- [INSTRUCTIONS TO FOLLOW]: Return the whole listing, keeping every character the same.

** Opening SOURCE MATERIAL block **

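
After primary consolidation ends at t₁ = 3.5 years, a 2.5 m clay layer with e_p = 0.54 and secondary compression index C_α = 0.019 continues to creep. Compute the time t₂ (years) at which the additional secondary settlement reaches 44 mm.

S_s = C_α·H/(1+e_p)·log₁₀(t₂/t₁) ⇒ log₁₀(t₂/t₁) = S_s·(1+e_p)/(C_α·H).
log₁₀(t₂/t₁) = 0.044 × (1+0.54) / (0.019×2.5) = 1.427
t₂ = t₁ × 10^1.427 = 3.5 × 26.7 = 93.45 years

t₂ ≈ 93.5 years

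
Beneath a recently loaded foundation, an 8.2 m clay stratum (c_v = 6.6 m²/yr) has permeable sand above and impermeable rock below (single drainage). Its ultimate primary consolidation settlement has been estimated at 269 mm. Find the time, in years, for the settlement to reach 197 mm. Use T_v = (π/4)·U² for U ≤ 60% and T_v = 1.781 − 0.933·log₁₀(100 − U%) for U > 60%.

t ≈ 4.58 years

Drainage path length: H_d = H = 8.2 m (single drainage).
U = S(t)/S_ult = 197/269 = 0.7323.
U > 60%: T_v = 1.781 − 0.933·log₁₀(100 − 73.234) = 0.44907.
t = T_v·H_d²/c_v = 0.44907×8.2²/6.6 = 4.575 years.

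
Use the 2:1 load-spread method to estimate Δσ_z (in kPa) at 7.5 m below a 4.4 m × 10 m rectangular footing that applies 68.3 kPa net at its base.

By the 2:1 method the load spreads at 1 horizontal : 2 vertical, so at depth z the loaded area has grown by z in each plan dimension:
Δσ = qBL/((B+z)(L+z)) = 68.3×4.4×10/((4.4+7.5)(10+7.5)) = 14.431 kPa

Δσ_z ≈ 14.4 kPa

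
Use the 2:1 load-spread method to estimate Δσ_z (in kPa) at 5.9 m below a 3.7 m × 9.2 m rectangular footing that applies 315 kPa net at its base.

By the 2:1 method the load spreads at 1 horizontal : 2 vertical, so at depth z the loaded area has grown by z in each plan dimension:
Δσ = qBL/((B+z)(L+z)) = 315×3.7×9.2/((3.7+5.9)(9.2+5.9)) = 73.969 kPa

Δσ_z ≈ 74 kPa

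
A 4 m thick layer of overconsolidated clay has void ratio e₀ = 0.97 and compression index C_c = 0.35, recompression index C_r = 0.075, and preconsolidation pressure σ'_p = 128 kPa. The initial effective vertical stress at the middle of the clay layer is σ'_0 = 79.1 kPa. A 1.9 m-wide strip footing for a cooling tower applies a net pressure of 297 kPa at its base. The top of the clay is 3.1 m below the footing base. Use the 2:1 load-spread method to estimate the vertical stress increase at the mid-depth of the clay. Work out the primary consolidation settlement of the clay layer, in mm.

S_c ≈ 100 mm

Mid-depth of clay below the footing base: z = 3.1 + 4/2 = 5.1 m.
Stress increase at mid-clay by the 2:1 spreading method:
Δσ = qB/(B+z) = 297×1.9/(1.9+5.1) = 80.614 kPa
Final effective stress: σ'_f = 79.1 + 80.614 = 159.71 kPa.
σ'_f = 159.71 > σ'_p = 128 kPa, so the stress path crosses the preconsolidation pressure — recompression up to σ'_p, then virgin compression beyond:
S_c = H/(1+e₀)·[C_r·log₁₀(σ'_p/σ'_0) + C_c·log₁₀(σ'_f/σ'_p)]
    = 4/1.97 × [0.075×log₁₀(128/79.1) + 0.35×log₁₀(159.71/128)]
    = 2.0305 × [0.015678 + 0.033643] = 0.1001 m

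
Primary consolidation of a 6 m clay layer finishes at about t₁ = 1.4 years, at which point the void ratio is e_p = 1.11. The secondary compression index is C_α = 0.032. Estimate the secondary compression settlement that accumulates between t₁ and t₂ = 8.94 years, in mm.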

** Closing SOURCE MATERIAL block **

- [EXERCISE ANSWER]:
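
After primary consolidation ends at t₁ = 3.5 years, a 2.5 m clay layer with e_p = 0.54 and secondary compression index C_α = 0.019 continues to creep. Compute the time t₂ (years) at which the additional secondary settlement reaches 44 mm.

S_s = C_α·H/(1+e_p)·log₁₀(t₂/t₁) ⇒ log₁₀(t₂/t₁) = S_s·(1+e_p)/(C_α·H).
log₁₀(t₂/t₁) = 0.044 × (1+0.54) / (0.019×2.5) = 1.427
t₂ = t₁ × 10^1.427 = 3.5 × 26.7 = 93.45 years

t₂ ≈ 93.5 years

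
Beneath a recently loaded foundation, an 8.2 m clay stratum (c_v = 6.6 m²/yr) has permeable sand above and impermeable rock below (single drainage). Its ultimate primary consolidation settlement has been estimated at 269 mm. Find the time, in years, for the settlement to reach 197 mm. Use T_v = (π/4)·U² for U ≤ 60% and T_v = 1.781 − 0.933·log₁₀(100 − U%) for U > 60%.

t ≈ 4.58 years

Drainage path length: H_d = H = 8.2 m (single drainage).
U = S(t)/S_ult = 197/269 = 0.7323.
U > 60%: T_v = 1.781 − 0.933·log₁₀(100 − 73.234) = 0.44907.
t = T_v·H_d²/c_v = 0.44907×8.2²/6.6 = 4.575 years.

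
Use the 2:1 load-spread method to estimate Δσ_z (in kPa) at 7.5 m below a 4.4 m × 10 m rectangular footing that applies 68.3 kPa net at its base.

By the 2:1 method the load spreads at 1 horizontal : 2 vertical, so at depth z the loaded area has grown by z in each plan dimension:
Δσ = qBL/((B+z)(L+z)) = 68.3×4.4×10/((4.4+7.5)(10+7.5)) = 14.431 kPa

Δσ_z ≈ 14.4 kPa

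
Use the 2:1 load-spread method to estimate Δσ_z (in kPa) at 5.9 m below a 3.7 m × 9.2 m rectangular footing that applies 315 kPa net at its base.

By the 2:1 method the load spreads at 1 horizontal : 2 vertical, so at depth z the loaded area has grown by z in each plan dimension:
Δσ = qBL/((B+z)(L+z)) = 315×3.7×9.2/((3.7+5.9)(9.2+5.9)) = 73.969 kPa

Δσ_z ≈ 74 kPa

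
A 4 m thick layer of overconsolidated clay has void ratio e₀ = 0.97 and compression index C_c = 0.35, recompression index C_r = 0.075, and preconsolidation pressure σ'_p = 128 kPa. The initial effective vertical stress at the middle of the clay layer is σ'_0 = 79.1 kPa. A 1.9 m-wide strip footing for a cooling tower applies a net pressure of 297 kPa at its base. The top of the clay is 3.1 m below the footing base. Use the 2:1 load-spread method to estimate the vertical stress increase at the mid-depth of the clay. Work out the primary consolidation settlement of the clay layer, in mm.

S_c ≈ 100 mm

Mid-depth of clay below the footing base: z = 3.1 + 4/2 = 5.1 m.
Stress increase at mid-clay by the 2:1 spreading method:
Δσ = qB/(B+z) = 297×1.9/(1.9+5.1) = 80.614 kPa
Final effective stress: σ'_f = 79.1 + 80.614 = 159.71 kPa.
σ'_f = 159.71 > σ'_p = 128 kPa, so the stress path crosses the preconsolidation pressure — recompression up to σ'_p, then virgin compression beyond:
S_c = H/(1+e₀)·[C_r·log₁₀(σ'_p/σ'_0) + C_c·log₁₀(σ'_f/σ'_p)]
    = 4/1.97 × [0.075×log₁₀(128/79.1) + 0.35×log₁₀(159.71/128)]
    = 2.0305 × [0.015678 + 0.033643] = 0.1001 m

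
Primary consolidation of a 6 m clay layer finishes at about t₁ = 1.4 years, at which point the void ratio is e_p = 1.11. The secondary compression index is C_α = 0.032. Estimate the secondary compression settlement that accumulates between t₁ and t₂ = 8.94 years, in mm.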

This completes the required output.